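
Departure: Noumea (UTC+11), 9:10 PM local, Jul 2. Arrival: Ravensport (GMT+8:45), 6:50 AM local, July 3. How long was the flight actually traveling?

Ravensport is 2:15 behind Noumea.
Clock-face elapsed time (ignoring zones) is 9 hours 40 minutes.
Actual elapsed = 9 hours 40 minutes + 2:15 = 11 hours 55 minutes.

11 hours 55 minutes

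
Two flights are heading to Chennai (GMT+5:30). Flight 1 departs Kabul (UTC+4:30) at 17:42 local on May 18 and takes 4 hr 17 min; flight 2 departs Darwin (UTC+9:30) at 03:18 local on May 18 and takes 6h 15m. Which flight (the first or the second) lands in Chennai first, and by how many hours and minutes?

the second, by 17 hours 26 minutes

Flight 1 in UTC: 17:42 − 4:30 = 13:12 on May 18.
+4 hours 17 minutes → arrive 17:29 UTC on May 18.
Flight 2 in UTC: 03:18 − 9:30 = 17:48 on May 17.
+6 hours and 15 minutes → arrive 00:03 UTC on May 18.
Flight 2 lands earlier by 17 hours 26 minutes.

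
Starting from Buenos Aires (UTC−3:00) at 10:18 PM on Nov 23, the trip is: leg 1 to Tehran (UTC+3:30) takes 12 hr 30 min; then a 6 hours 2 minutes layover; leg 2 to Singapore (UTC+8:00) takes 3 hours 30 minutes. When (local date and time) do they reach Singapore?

Convert departure to UTC: 10:18 PM + 3:00 = 1:18 AM UTC on Nov 24.
Add 12 hours and 30 minutes leg 1 → 1:48 PM UTC.
Add 6 hours and 2 minutes layover in Tehran → 7:50 PM UTC.
Add 3 hours and 30 minutes leg 2 → 11:20 PM UTC.
Singapore is UTC+8:00, so local arrival = 11:20 PM + 8:00 = 7:20 AM on Nov 25.

7:20 AM on Nov 25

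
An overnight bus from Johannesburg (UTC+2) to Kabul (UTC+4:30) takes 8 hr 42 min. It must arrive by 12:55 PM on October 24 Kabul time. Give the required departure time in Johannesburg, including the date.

Target arrival in UTC: 12:55 PM − 4:30 = 8:25 AM on Oct 24.
Subtract 8 hours and 42 minutes → departure 11:43 PM UTC on Oct 23.
Johannesburg is UTC+2:00: 11:43 PM + 2:00 = 1:43 AM on Oct 24.

1:43 AM on October 24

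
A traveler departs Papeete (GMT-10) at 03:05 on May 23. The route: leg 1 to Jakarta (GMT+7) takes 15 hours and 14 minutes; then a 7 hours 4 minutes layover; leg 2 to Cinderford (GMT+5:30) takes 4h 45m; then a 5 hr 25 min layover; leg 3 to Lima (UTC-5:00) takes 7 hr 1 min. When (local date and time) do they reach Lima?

Convert departure to UTC: 03:05 + 10:00 = 13:05 UTC on May 23.
Add 15 hours 14 minutes leg 1 → 04:19 UTC (May 24).
Add 7 hours and 4 minutes layover in Jakarta → 11:23 UTC.
Add 4 hours 45 minutes leg 2 → 16:08 UTC.
Add 5 hours and 25 minutes layover in Cinderford → 21:33 UTC.
Add 7 hours and 1 minute leg 3 → 04:34 UTC (May 25).
Lima is UTC−5:00, so local arrival = 04:34 − 5:00 = 23:34 on May 24.

23:34 on May 24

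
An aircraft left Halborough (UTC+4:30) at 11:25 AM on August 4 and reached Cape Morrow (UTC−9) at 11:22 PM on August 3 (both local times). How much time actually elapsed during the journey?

1 hour 27 minutes

Departure in UTC: 11:25 AM − 4:30 = 6:55 AM on Aug 4.
Arrival in UTC: 11:22 PM + 9:00 = 8:22 AM on Aug 4.
Elapsed = 8:22 AM − 6:55 AM = 1 hour 27 minutes.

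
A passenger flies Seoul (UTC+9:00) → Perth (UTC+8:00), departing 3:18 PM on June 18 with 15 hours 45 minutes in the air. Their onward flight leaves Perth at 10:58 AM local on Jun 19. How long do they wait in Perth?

4 hours 55 minutes

Convert departure to UTC: 3:18 PM − 9:00 = 6:18 AM UTC on Jun 18.
Add 15 hours and 45 minutes flight time → 10:03 PM UTC.
Perth is UTC+8:00, so local arrival = 10:03 PM + 8:00 = 6:03 AM on Jun 19.
Layover = 10:58 AM − 6:03 AM = 4 hours 55 minutes.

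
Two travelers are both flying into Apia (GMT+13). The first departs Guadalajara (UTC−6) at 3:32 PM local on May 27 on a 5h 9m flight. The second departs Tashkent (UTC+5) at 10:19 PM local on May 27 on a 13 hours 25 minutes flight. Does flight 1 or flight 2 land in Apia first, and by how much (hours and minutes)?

the first, by 4 hours 3 minutes

Flight 1 in UTC: 3:32 PM + 6:00 = 9:32 PM on May 27.
+5 hours and 9 minutes → arrive 2:41 AM UTC on May 28.
Flight 2 in UTC: 10:19 PM − 5:00 = 5:19 PM on May 27.
+13 hours and 25 minutes → arrive 6:44 AM UTC on May 28.
Flight 1 lands earlier by 4 hours 3 minutes.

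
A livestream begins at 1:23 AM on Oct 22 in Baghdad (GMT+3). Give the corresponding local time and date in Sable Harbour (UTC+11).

9:23 AM on October 22

In UTC: 1:23 AM − 3:00 = 10:23 PM on Oct 21.
Sable Harbour is UTC+11:00: 10:23 PM + 11:00 = 9:23 AM on Oct 22.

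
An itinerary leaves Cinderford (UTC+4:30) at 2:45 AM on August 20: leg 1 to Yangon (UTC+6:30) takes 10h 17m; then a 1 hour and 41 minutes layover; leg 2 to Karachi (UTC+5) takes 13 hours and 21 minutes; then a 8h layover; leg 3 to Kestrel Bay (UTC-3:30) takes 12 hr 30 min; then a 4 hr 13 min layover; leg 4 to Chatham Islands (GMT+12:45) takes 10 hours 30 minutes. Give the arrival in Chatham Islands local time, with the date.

Convert departure to UTC: 2:45 AM − 4:30 = 10:15 PM UTC on Aug 19.
Add 10 hours and 17 minutes leg 1 → 8:32 AM UTC (Aug 20).
Add 1 hour 41 minutes layover in Yangon → 10:13 AM UTC.
Add 13 hours and 21 minutes leg 2 → 11:34 PM UTC.
Add 8 hours layover in Karachi → 7:34 AM UTC (Aug 21).
Add 12 hours and 30 minutes leg 3 → 8:04 PM UTC.
Add 4 hours and 13 minutes layover in Kestrel Bay → 12:17 AM UTC (Aug 22).
Add 10 hours 30 minutes leg 4 → 10:47 AM UTC.
Chatham Islands is UTC+12:45, so local arrival = 10:47 AM + 12:45 = 11:32 PM on Aug 22.

11:32 PM on Aug 22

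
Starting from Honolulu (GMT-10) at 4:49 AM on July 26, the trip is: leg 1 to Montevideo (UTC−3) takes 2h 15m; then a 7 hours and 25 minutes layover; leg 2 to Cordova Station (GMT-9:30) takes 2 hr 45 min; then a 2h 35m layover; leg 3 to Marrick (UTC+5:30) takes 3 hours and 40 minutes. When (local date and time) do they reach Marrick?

2:59 PM on July 27

Convert departure to UTC: 4:49 AM + 10:00 = 2:49 PM UTC on Jul 26.
Add 2 hours 15 minutes leg 1 → 5:04 PM UTC.
Add 7 hours 25 minutes layover in Montevideo → 12:29 AM UTC (Jul 27).
Add 2 hours 45 minutes leg 2 → 3:14 AM UTC.
Add 2 hours and 35 minutes layover in Cordova Station → 5:49 AM UTC.
Add 3 hours 40 minutes leg 3 → 9:29 AM UTC.
Marrick is UTC+5:30, so local arrival = 9:29 AM + 5:30 = 2:59 PM on Jul 27.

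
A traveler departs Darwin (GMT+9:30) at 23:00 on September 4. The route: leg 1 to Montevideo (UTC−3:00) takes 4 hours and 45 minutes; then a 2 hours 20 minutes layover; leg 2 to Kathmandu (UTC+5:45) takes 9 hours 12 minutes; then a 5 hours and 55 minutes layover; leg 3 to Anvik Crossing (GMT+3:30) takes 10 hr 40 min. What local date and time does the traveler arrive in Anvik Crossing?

01:52 on September 6

Convert departure to UTC: 23:00 − 9:30 = 13:30 UTC on Sep 4.
Add 4 hours 45 minutes leg 1 → 18:15 UTC.
Add 2 hours 20 minutes layover in Montevideo → 20:35 UTC.
Add 9 hours and 12 minutes leg 2 → 05:47 UTC (Sep 5).
Add 5 hours and 55 minutes layover in Kathmandu → 11:42 UTC.
Add 10 hours and 40 minutes leg 3 → 22:22 UTC.
Anvik Crossing is UTC+3:30, so local arrival = 22:22 + 3:30 = 01:52 on Sep 6.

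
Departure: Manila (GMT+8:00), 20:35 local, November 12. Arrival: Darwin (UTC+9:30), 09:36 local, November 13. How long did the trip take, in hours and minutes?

11 hours 31 minutes

Darwin is 1:30 ahead of Manila.
Clock-face elapsed time (ignoring zones) is 13 hours 1 minute.
Actual elapsed = 13 hours 1 minute − 1:30 = 11 hours 31 minutes.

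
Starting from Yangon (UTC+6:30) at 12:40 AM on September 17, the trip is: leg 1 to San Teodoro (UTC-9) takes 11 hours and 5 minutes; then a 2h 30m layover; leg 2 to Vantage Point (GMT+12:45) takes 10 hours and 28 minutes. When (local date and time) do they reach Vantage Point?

6:58 AM on September 18

Convert departure to UTC: 12:40 AM − 6:30 = 6:10 PM UTC on Sep 16.
Add 11 hours and 5 minutes leg 1 → 5:15 AM UTC (Sep 17).
Add 2 hours 30 minutes layover in San Teodoro → 7:45 AM UTC.
Add 10 hours and 28 minutes leg 2 → 6:13 PM UTC.
Vantage Point is UTC+12:45, so local arrival = 6:13 PM + 12:45 = 6:58 AM on Sep 18.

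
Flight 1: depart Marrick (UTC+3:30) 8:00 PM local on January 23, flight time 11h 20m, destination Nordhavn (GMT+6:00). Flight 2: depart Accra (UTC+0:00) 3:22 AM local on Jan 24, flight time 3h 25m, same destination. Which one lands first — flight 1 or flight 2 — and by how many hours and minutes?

the first, by 2 hours 57 minutes

Flight 1 in UTC: 8:00 PM − 3:30 = 4:30 PM on Jan 23.
+11 hours 20 minutes → arrive 3:50 AM UTC on Jan 24.
Flight 2 departs at 3:22 AM UTC (Jan 24).
+3 hours 25 minutes → arrive 6:47 AM UTC on Jan 24.
Flight 1 lands earlier by 2 hours 57 minutes.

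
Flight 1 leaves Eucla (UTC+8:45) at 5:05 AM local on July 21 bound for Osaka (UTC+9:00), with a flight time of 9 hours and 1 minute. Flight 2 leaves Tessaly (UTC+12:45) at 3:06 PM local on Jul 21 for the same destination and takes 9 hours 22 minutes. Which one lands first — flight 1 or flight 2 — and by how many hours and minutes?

Flight 1 in UTC: 5:05 AM − 8:45 = 8:20 PM on Jul 20.
+9 hours and 1 minute → arrive 5:21 AM UTC on Jul 21.
Flight 2 in UTC: 3:06 PM − 12:45 = 2:21 AM on Jul 21.
+9 hours and 22 minutes → arrive 11:43 AM UTC on Jul 21.
Flight 1 lands earlier by 6 hours 22 minutes.

the first, by 6 hours 22 minutes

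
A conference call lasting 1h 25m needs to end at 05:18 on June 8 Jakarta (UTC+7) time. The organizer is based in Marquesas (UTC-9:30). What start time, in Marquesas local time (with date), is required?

Target end time in UTC: 05:18 − 7:00 = 22:18 on Jun 7.
Subtract 1 hour 25 minutes → start 20:53 UTC on Jun 7.
Marquesas is UTC−9:30: 20:53 − 9:30 = 11:23 on Jun 7.

11:23 on June 7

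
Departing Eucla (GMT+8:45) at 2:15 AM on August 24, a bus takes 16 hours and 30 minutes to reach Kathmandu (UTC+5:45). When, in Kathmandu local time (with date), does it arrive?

3:45 PM on August 24

Kathmandu is 3:00 behind Eucla.
After 16 hours 30 minutes it is 6:45 PM in Eucla.
Shift by the zone difference: 6:45 PM − 3:00 = 3:45 PM on Aug 24 in Kathmandu.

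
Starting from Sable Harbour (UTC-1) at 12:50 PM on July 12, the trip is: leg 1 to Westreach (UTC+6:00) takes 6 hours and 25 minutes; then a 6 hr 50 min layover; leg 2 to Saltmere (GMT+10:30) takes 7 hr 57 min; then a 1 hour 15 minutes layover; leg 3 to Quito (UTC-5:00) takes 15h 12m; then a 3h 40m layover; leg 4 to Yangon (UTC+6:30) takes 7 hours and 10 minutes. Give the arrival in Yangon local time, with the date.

8:49 PM on Jul 14

Convert departure to UTC: 12:50 PM + 1:00 = 1:50 PM UTC on Jul 12.
Add 6 hours and 25 minutes leg 1 → 8:15 PM UTC.
Add 6 hours and 50 minutes layover in Westreach → 3:05 AM UTC (Jul 13).
Add 7 hours 57 minutes leg 2 → 11:02 AM UTC.
Add 1 hour and 15 minutes layover in Saltmere → 12:17 PM UTC.
Add 15 hours 12 minutes leg 3 → 3:29 AM UTC (Jul 14).
Add 3 hours 40 minutes layover in Quito → 7:09 AM UTC.
Add 7 hours 10 minutes leg 4 → 2:19 PM UTC.
Yangon is UTC+6:30, so local arrival = 2:19 PM + 6:30 = 8:49 PM on Jul 14.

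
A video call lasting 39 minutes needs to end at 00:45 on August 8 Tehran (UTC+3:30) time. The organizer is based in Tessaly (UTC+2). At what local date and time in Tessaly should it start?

22:36 on August 7

Target end time in UTC: 00:45 − 3:30 = 21:15 on Aug 7.
Subtract 39 minutes → start 20:36 UTC on Aug 7.
Tessaly is UTC+2:00: 20:36 + 2:00 = 22:36 on Aug 7.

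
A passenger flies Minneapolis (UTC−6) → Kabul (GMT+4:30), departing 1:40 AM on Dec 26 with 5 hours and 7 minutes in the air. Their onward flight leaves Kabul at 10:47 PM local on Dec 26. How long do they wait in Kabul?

5 hours 30 minutes

Convert departure to UTC: 1:40 AM + 6:00 = 7:40 AM UTC on Dec 26.
Add 5 hours 7 minutes flight time → 12:47 PM UTC.
Kabul is UTC+4:30, so local arrival = 12:47 PM + 4:30 = 5:17 PM on Dec 26.
Layover = 10:47 PM − 5:17 PM = 5 hours 30 minutes.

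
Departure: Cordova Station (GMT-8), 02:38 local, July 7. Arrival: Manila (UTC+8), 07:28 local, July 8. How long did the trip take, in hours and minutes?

12 hours 50 minutes

Departure in UTC: 02:38 + 8:00 = 10:38 on Jul 7.
Arrival in UTC: 07:28 − 8:00 = 23:28 on Jul 7.
Elapsed = 23:28 − 10:38 = 12 hours 50 minutes.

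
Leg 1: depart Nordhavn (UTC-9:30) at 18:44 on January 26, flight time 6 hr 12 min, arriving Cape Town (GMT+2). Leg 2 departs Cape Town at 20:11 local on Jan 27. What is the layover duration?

Convert departure to UTC: 18:44 + 9:30 = 04:14 UTC on Jan 27.
Add 6 hours and 12 minutes flight time → 10:26 UTC.
Cape Town is UTC+2:00, so local arrival = 10:26 + 2:00 = 12:26 on Jan 27.
Layover = 20:11 − 12:26 = 7 hours 45 minutes.

7 hours 45 minutes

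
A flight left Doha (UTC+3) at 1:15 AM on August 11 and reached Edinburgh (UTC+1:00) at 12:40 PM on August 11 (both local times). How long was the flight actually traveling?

Departure in UTC: 1:15 AM − 3:00 = 10:15 PM on Aug 10.
Arrival in UTC: 12:40 PM − 1:00 = 11:40 AM on Aug 11.
Elapsed = 11:40 AM − 10:15 PM (+1 day) = 13 hours 25 minutes.

13 hours 25 minutes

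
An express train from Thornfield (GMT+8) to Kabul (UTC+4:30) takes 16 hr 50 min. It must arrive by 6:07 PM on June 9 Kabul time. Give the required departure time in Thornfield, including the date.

Target arrival in UTC: 6:07 PM − 4:30 = 1:37 PM on Jun 9.
Subtract 16 hours and 50 minutes → departure 8:47 PM UTC on Jun 8.
Thornfield is UTC+8:00: 8:47 PM + 8:00 = 4:47 AM on Jun 9.

4:47 AM on June 9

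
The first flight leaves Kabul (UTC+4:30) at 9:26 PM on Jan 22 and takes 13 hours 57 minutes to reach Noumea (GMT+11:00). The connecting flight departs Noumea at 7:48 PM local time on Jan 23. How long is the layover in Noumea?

1 hour 55 minutes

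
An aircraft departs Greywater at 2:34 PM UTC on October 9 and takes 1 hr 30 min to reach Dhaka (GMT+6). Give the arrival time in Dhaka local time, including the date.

Departure is given in UTC: 2:34 PM on Oct 9.
Add 1 hour and 30 minutes → 4:04 PM UTC.
Dhaka is UTC+6:00: 4:04 PM + 6:00 = 10:04 PM on Oct 9.

10:04 PM on October 9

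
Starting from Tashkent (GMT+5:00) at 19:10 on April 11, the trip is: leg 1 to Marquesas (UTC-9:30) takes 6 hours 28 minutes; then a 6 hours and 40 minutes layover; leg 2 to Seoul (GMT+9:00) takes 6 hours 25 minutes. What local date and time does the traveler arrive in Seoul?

Convert departure to UTC: 19:10 − 5:00 = 14:10 UTC on Apr 11.
Add 6 hours 28 minutes leg 1 → 20:38 UTC.
Add 6 hours 40 minutes layover in Marquesas → 03:18 UTC (Apr 12).
Add 6 hours and 25 minutes leg 2 → 09:43 UTC.
Seoul is UTC+9:00, so local arrival = 09:43 + 9:00 = 18:43 on Apr 12.

18:43 on April 12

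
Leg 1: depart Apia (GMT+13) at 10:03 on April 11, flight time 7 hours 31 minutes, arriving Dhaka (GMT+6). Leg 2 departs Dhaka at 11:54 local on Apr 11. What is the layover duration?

Convert departure to UTC: 10:03 − 13:00 = 21:03 UTC on Apr 10.
Add 7 hours 31 minutes flight time → 04:34 UTC (Apr 11).
Dhaka is UTC+6:00, so local arrival = 04:34 + 6:00 = 10:34 on Apr 11.
Layover = 11:54 − 10:34 = 1 hour 20 minutes.

1 hour 20 minutes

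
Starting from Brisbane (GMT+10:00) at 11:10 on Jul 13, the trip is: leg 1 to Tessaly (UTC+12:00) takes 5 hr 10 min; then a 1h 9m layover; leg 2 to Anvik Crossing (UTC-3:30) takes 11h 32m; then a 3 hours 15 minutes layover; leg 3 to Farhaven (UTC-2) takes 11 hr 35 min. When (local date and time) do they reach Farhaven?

Convert departure to UTC: 11:10 − 10:00 = 01:10 UTC on Jul 13.
Add 5 hours 10 minutes leg 1 → 06:20 UTC.
Add 1 hour and 9 minutes layover in Tessaly → 07:29 UTC.
Add 11 hours and 32 minutes leg 2 → 19:01 UTC.
Add 3 hours 15 minutes layover in Anvik Crossing → 22:16 UTC.
Add 11 hours 35 minutes leg 3 → 09:51 UTC (Jul 14).
Farhaven is UTC−2:00, so local arrival = 09:51 − 2:00 = 07:51 on Jul 14.

07:51 on Jul 14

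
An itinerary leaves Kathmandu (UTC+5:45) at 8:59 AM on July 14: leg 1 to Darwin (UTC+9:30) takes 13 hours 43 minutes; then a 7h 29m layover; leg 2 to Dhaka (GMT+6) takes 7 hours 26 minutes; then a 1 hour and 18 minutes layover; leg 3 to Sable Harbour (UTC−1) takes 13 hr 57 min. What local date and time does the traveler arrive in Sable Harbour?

Convert departure to UTC: 8:59 AM − 5:45 = 3:14 AM UTC on Jul 14.
Add 13 hours 43 minutes leg 1 → 4:57 PM UTC.
Add 7 hours 29 minutes layover in Darwin → 12:26 AM UTC (Jul 15).
Add 7 hours 26 minutes leg 2 → 7:52 AM UTC.
Add 1 hour and 18 minutes layover in Dhaka → 9:10 AM UTC.
Add 13 hours and 57 minutes leg 3 → 11:07 PM UTC.
Sable Harbour is UTC−1:00, so local arrival = 11:07 PM − 1:00 = 10:07 PM on Jul 15.

10:07 PM on July 15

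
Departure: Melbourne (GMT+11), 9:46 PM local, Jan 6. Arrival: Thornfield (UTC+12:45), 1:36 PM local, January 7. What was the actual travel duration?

Departure in UTC: 9:46 PM − 11:00 = 10:46 AM on Jan 6.
Arrival in UTC: 1:36 PM − 12:45 = 12:51 AM on Jan 7.
Elapsed = 12:51 AM − 10:46 AM (+1 day) = 14 hours 5 minutes.

14 hours 5 minutes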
____________________
* _Directions_: Which lines run from the one containing "Departure: Melbourne (GMT+11), 9:46" to the end of the entries above? Print them exactly, both ends included, and nothing else.

* _Answer space_:
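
Departure: Melbourne (GMT+11), 9:46 PM local, Jan 6. Arrival: Thornfield (UTC+12:45), 1:36 PM local, January 7. What was the actual travel duration?

Departure in UTC: 9:46 PM − 11:00 = 10:46 AM on Jan 6.
Arrival in UTC: 1:36 PM − 12:45 = 12:51 AM on Jan 7.
Elapsed = 12:51 AM − 10:46 AM (+1 day) = 14 hours 5 minutes.

14 hours 5 minutes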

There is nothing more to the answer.